## Task brief
Nothing after the line containing "Answer: 48236" belongs in the answer; write out exactly every line from the start of the material up to it, including it.

- Opening Delimiter -

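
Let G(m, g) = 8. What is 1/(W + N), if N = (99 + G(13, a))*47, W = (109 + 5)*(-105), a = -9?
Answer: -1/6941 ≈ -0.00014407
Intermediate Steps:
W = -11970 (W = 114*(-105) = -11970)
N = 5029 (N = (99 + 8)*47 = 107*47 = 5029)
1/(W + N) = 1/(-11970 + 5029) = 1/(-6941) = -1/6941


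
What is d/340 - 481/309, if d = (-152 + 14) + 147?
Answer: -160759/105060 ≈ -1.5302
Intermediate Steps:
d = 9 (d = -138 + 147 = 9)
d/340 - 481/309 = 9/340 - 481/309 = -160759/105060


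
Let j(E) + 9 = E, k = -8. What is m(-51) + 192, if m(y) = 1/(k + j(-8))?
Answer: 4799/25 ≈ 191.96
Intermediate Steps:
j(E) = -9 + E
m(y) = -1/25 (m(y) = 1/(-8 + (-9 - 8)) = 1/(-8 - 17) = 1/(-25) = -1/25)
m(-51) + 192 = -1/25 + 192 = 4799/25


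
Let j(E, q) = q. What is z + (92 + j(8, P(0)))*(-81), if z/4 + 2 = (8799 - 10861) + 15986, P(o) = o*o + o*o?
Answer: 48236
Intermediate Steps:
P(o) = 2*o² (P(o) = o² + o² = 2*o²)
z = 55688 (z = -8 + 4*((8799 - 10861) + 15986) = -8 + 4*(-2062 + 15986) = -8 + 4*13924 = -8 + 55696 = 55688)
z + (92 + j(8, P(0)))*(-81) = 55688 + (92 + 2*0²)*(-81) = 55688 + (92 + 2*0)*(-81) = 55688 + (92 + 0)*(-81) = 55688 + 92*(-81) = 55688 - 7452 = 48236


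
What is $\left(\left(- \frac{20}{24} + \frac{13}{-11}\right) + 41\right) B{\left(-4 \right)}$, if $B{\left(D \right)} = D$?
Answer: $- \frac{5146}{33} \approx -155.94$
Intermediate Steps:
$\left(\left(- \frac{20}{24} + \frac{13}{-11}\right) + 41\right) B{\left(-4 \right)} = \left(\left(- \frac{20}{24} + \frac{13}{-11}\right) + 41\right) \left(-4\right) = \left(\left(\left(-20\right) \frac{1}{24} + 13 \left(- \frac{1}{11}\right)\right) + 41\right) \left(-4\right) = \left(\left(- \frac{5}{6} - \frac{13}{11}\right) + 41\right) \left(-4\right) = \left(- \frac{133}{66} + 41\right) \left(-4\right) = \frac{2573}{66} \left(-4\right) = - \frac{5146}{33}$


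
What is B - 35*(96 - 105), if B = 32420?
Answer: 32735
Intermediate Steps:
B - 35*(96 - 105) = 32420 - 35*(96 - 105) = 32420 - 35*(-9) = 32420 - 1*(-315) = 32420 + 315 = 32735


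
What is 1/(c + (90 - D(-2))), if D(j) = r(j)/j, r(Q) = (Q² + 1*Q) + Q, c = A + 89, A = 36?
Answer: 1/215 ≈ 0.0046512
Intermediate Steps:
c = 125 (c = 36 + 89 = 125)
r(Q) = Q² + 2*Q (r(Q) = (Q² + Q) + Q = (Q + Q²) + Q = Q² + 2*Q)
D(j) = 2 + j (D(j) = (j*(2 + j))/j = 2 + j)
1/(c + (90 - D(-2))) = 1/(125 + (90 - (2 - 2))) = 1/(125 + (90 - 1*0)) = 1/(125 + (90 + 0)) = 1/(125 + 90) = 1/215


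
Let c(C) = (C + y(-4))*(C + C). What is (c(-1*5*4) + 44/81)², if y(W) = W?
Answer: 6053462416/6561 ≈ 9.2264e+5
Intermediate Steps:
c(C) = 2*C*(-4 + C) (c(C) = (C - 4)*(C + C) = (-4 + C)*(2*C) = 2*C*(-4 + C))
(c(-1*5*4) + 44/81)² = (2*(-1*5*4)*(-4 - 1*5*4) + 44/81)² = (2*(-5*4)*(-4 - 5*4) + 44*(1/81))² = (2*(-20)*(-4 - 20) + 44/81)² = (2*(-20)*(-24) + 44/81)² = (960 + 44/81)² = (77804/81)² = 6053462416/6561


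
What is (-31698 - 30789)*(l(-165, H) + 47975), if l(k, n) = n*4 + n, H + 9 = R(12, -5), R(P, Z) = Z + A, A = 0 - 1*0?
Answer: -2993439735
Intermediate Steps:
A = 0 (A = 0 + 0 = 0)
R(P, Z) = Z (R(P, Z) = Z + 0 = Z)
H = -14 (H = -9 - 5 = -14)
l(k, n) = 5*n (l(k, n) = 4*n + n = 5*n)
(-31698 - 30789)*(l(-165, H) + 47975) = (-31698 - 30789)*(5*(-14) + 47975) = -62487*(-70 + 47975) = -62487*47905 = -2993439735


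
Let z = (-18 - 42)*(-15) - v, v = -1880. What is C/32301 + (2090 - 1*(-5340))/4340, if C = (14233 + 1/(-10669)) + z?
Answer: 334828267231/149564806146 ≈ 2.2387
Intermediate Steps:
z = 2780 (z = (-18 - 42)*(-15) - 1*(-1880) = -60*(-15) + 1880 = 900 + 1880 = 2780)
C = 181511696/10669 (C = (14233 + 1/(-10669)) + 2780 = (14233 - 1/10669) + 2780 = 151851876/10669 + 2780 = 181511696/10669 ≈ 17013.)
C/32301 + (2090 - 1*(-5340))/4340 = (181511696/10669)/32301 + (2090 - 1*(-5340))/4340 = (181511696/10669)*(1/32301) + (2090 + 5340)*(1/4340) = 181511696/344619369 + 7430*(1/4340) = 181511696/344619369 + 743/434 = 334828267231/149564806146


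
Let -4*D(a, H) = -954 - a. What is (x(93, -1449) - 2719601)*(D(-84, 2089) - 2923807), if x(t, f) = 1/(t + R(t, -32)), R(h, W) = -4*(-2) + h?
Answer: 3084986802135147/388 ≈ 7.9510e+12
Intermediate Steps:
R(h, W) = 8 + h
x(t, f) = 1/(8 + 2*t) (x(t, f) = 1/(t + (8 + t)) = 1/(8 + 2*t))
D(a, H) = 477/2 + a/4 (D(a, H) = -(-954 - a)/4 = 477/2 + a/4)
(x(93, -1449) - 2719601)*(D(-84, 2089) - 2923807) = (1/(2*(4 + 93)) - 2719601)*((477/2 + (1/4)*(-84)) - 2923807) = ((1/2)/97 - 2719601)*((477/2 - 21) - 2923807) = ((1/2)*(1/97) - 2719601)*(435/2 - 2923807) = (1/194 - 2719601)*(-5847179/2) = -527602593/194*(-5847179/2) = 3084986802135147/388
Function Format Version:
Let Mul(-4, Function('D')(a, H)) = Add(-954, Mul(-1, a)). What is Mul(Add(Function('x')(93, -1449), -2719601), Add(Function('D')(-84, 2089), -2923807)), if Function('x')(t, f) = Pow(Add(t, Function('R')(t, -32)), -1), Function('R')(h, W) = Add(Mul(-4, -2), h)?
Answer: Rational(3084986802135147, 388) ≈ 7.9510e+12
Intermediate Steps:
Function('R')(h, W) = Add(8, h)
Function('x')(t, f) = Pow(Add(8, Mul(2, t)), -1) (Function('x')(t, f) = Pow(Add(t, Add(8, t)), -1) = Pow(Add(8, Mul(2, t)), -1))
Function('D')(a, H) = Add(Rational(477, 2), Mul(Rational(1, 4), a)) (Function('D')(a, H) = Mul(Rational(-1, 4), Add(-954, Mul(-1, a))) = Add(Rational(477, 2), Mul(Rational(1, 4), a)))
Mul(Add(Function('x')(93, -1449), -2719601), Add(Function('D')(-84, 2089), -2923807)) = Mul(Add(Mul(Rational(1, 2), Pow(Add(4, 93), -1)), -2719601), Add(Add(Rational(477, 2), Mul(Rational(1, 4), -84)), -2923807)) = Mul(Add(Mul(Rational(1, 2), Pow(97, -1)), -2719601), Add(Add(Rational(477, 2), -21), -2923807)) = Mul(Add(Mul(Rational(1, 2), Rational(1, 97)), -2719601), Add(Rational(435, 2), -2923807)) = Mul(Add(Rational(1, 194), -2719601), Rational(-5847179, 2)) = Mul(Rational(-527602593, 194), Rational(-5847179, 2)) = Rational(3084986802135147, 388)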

- Closing Delimiter -

## Output for this task
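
Let G(m, g) = 8. What is 1/(W + N), if N = (99 + G(13, a))*47, W = (109 + 5)*(-105), a = -9?
Answer: -1/6941 ≈ -0.00014407
Intermediate Steps:
W = -11970 (W = 114*(-105) = -11970)
N = 5029 (N = (99 + 8)*47 = 107*47 = 5029)
1/(W + N) = 1/(-11970 + 5029) = 1/(-6941) = -1/6941


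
What is d/340 - 481/309, if d = (-152 + 14) + 147?
Answer: -160759/105060 ≈ -1.5302
Intermediate Steps:
d = 9 (d = -138 + 147 = 9)
d/340 - 481/309 = 9/340 - 481/309 = -160759/105060


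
Let j(E) + 9 = E, k = -8. What is m(-51) + 192, if m(y) = 1/(k + j(-8))?
Answer: 4799/25 ≈ 191.96
Intermediate Steps:
j(E) = -9 + E
m(y) = -1/25 (m(y) = 1/(-8 + (-9 - 8)) = 1/(-8 - 17) = 1/(-25) = -1/25)
m(-51) + 192 = -1/25 + 192 = 4799/25


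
Let j(E, q) = q. What is z + (92 + j(8, P(0)))*(-81), if z/4 + 2 = (8799 - 10861) + 15986, P(o) = o*o + o*o?
Answer: 48236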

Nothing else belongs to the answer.